• **Records shown**:
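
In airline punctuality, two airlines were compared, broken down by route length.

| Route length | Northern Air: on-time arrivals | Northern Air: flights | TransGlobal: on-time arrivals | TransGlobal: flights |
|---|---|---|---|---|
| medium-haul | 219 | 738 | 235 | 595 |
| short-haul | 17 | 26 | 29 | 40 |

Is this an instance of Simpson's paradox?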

• **Assigned task**: Everything in the material should be repeated exactly as written.

• **The completed task**:
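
In airline punctuality, two airlines were compared, broken down by route length.

| Route length | Northern Air: on-time arrivals | Northern Air: flights | TransGlobal: on-time arrivals | TransGlobal: flights |
|---|---|---|---|---|
| medium-haul | 219 | 738 | 235 | 595 |
| short-haul | 17 | 26 | 29 | 40 |

Is this an instance of Simpson's paradox?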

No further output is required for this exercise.